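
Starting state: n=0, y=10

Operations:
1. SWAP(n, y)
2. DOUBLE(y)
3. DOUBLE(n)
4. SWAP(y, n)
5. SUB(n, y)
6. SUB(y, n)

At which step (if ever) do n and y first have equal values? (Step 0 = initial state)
Never

n and y never become equal during execution.

Comparing values at each step:
Initial: n=0, y=10
After step 1: n=10, y=0
After step 2: n=10, y=0
After step 3: n=20, y=0
After step 4: n=0, y=20
After step 5: n=-20, y=20
After step 6: n=-20, y=40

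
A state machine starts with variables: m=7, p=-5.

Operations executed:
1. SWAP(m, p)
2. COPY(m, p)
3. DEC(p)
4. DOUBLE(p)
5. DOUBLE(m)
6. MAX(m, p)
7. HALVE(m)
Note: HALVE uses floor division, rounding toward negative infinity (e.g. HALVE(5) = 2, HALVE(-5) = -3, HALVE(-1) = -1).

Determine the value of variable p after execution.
p = 12

Tracing execution:
Step 1: SWAP(m, p) → p = 7
Step 2: COPY(m, p) → p = 7
Step 3: DEC(p) → p = 6
Step 4: DOUBLE(p) → p = 12
Step 5: DOUBLE(m) → p = 12
Step 6: MAX(m, p) → p = 12
Step 7: HALVE(m) → p = 12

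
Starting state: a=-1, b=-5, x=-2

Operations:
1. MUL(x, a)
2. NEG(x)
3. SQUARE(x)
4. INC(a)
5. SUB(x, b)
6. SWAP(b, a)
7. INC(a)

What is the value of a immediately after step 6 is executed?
a = -5

Tracing a through execution:
Initial: a = -1
After step 1 (MUL(x, a)): a = -1
After step 2 (NEG(x)): a = -1
After step 3 (SQUARE(x)): a = -1
After step 4 (INC(a)): a = 0
After step 5 (SUB(x, b)): a = 0
After step 6 (SWAP(b, a)): a = -5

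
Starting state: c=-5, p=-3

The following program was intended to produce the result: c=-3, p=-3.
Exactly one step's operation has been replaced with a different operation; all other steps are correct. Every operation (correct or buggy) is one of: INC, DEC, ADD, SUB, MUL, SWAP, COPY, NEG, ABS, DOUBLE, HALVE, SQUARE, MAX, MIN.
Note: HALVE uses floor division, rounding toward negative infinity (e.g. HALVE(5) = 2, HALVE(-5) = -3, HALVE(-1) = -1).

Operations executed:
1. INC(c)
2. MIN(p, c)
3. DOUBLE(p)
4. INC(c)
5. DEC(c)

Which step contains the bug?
Step 5

Trace with buggy code:
Initial: c=-5, p=-3
After step 1: c=-4, p=-3
After step 2: c=-4, p=-4
After step 3: c=-4, p=-8
After step 4: c=-3, p=-8
After step 5: c=-4, p=-8
Actual final c=-4, p=-8 ≠ expected c=-3, p=-3.
Step 5 is the only position where a single-operation replacement can produce the expected result.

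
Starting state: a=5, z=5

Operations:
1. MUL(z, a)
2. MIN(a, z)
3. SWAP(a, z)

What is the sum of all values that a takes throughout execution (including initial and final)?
40

Values of a at each step:
Initial: a = 5
After step 1: a = 5
After step 2: a = 5
After step 3: a = 25
Sum = 5 + 5 + 5 + 25 = 40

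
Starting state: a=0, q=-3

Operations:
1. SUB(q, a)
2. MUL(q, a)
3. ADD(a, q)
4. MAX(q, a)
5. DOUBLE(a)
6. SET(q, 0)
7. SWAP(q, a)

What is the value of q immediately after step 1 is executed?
q = -3

Tracing q through execution:
Initial: q = -3
After step 1 (SUB(q, a)): q = -3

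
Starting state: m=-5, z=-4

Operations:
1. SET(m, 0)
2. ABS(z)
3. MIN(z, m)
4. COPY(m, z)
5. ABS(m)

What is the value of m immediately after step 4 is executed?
m = 0

Tracing m through execution:
Initial: m = -5
After step 1 (SET(m, 0)): m = 0
After step 2 (ABS(z)): m = 0
After step 3 (MIN(z, m)): m = 0
After step 4 (COPY(m, z)): m = 0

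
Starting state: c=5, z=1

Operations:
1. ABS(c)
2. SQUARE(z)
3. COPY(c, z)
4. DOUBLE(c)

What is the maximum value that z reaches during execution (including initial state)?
1

Values of z at each step:
Initial: z = 1 ← maximum
After step 1: z = 1
After step 2: z = 1
After step 3: z = 1
After step 4: z = 1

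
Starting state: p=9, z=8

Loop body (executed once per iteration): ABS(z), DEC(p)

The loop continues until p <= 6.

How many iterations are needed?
3

Tracing iterations:
Initial: p=9, z=8
After iteration 1: p=8, z=8
After iteration 2: p=7, z=8
After iteration 3: p=6, z=8
p <= 6 now holds, so the loop exits after 3 iterations.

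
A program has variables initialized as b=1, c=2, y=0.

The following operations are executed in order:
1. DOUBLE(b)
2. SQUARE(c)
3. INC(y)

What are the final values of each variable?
{b: 2, c: 4, y: 1}

Step-by-step execution:
Initial: b=1, c=2, y=0
After step 1 (DOUBLE(b)): b=2, c=2, y=0
After step 2 (SQUARE(c)): b=2, c=4, y=0
After step 3 (INC(y)): b=2, c=4, y=1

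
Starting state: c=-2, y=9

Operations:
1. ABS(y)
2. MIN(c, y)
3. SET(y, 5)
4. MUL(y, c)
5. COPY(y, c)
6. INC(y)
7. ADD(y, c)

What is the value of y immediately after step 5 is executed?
y = -2

Tracing y through execution:
Initial: y = 9
After step 1 (ABS(y)): y = 9
After step 2 (MIN(c, y)): y = 9
After step 3 (SET(y, 5)): y = 5
After step 4 (MUL(y, c)): y = -10
After step 5 (COPY(y, c)): y = -2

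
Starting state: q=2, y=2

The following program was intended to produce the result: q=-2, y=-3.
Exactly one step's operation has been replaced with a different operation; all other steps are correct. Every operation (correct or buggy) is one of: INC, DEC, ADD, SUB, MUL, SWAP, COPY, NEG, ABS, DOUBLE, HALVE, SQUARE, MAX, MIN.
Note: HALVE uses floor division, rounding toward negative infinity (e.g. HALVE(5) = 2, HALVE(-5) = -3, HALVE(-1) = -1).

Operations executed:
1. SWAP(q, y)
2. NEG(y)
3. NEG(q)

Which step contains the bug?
Step 1

Trace with buggy code:
Initial: q=2, y=2
After step 1: q=2, y=2
After step 2: q=2, y=-2
After step 3: q=-2, y=-2
Actual final q=-2, y=-2 ≠ expected q=-2, y=-3.
Step 1 is the only position where a single-operation replacement can produce the expected result.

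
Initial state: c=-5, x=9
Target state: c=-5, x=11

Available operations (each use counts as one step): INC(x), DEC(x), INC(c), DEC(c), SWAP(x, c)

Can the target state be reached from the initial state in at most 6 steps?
Yes

Path (2 steps): INC(x) → INC(x)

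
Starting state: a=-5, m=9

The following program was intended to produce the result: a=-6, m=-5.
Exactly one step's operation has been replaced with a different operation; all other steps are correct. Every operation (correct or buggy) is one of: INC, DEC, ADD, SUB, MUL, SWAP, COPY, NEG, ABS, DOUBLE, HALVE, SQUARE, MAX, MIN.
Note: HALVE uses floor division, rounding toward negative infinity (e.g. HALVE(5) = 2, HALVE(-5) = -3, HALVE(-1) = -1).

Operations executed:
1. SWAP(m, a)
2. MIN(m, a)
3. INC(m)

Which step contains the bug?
Step 1

Trace with buggy code:
Initial: a=-5, m=9
After step 1: a=9, m=-5
After step 2: a=9, m=-5
After step 3: a=9, m=-4
Actual final a=9, m=-4 ≠ expected a=-6, m=-5.
Step 1 is the only position where a single-operation replacement can produce the expected result.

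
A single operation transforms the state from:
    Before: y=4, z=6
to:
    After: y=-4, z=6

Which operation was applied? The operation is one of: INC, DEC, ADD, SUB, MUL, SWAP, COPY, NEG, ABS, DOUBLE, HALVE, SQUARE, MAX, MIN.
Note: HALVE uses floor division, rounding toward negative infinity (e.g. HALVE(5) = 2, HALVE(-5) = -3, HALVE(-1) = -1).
NEG(y)

Analyzing the change:
Before: y=4, z=6
After: y=-4, z=6
Variable y changed from 4 to -4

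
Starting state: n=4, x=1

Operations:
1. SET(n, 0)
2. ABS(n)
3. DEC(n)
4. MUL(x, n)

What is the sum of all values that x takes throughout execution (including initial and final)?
3

Values of x at each step:
Initial: x = 1
After step 1: x = 1
After step 2: x = 1
After step 3: x = 1
After step 4: x = -1
Sum = 1 + 1 + 1 + 1 + -1 = 3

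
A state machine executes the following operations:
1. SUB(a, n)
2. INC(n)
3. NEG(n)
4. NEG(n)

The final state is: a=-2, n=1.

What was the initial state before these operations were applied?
a=-2, n=0

Working backwards:
Final state: a=-2, n=1
Before step 4 (NEG(n)): a=-2, n=-1
Before step 3 (NEG(n)): a=-2, n=1
Before step 2 (INC(n)): a=-2, n=0
Before step 1 (SUB(a, n)): a=-2, n=0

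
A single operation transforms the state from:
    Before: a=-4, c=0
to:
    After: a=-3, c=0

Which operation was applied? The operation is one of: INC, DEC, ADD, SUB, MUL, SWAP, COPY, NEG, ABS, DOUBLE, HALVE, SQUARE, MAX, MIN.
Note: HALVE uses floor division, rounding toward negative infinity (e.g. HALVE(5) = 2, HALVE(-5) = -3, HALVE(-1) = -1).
INC(a)

Analyzing the change:
Before: a=-4, c=0
After: a=-3, c=0
Variable a changed from -4 to -3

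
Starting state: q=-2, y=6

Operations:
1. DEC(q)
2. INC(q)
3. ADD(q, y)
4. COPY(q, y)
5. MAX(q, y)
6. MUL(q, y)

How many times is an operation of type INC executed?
1

Counting INC operations:
Step 2: INC(q) ← INC
Total: 1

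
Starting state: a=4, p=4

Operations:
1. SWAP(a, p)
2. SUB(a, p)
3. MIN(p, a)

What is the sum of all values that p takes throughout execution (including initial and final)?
12

Values of p at each step:
Initial: p = 4
After step 1: p = 4
After step 2: p = 4
After step 3: p = 0
Sum = 4 + 4 + 4 + 0 = 12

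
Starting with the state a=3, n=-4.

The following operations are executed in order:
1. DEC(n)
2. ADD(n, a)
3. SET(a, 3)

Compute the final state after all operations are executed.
{a: 3, n: -2}

Step-by-step execution:
Initial: a=3, n=-4
After step 1 (DEC(n)): a=3, n=-5
After step 2 (ADD(n, a)): a=3, n=-2
After step 3 (SET(a, 3)): a=3, n=-2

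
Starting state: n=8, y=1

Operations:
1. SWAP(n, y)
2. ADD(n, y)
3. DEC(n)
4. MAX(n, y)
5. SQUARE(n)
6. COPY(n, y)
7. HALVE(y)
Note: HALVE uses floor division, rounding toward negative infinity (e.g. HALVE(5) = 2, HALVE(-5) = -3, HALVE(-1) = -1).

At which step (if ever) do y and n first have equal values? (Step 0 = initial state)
Step 3

y and n first become equal after step 3.

Comparing values at each step:
Initial: y=1, n=8
After step 1: y=8, n=1
After step 2: y=8, n=9
After step 3: y=8, n=8 ← equal!
After step 4: y=8, n=8 ← equal!
After step 5: y=8, n=64
After step 6: y=8, n=8 ← equal!
After step 7: y=4, n=8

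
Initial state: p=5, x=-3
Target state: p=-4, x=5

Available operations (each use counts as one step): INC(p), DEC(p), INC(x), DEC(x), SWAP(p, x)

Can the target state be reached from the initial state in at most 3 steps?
Yes

Path (2 steps): DEC(x) → SWAP(p, x)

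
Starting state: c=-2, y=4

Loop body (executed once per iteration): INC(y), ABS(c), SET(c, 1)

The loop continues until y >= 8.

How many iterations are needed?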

————

§ REQUIRED WORK
Locate the word "counts" in the records above, and return each line that has it.

§ TASK OUTPUT
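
Available operations (each use counts as one step): INC(x), DEC(x), INC(c), DEC(c), SWAP(x, c)
Available operations (each use counts as one step): INC(p), DEC(p), INC(x), DEC(x), SWAP(p, x)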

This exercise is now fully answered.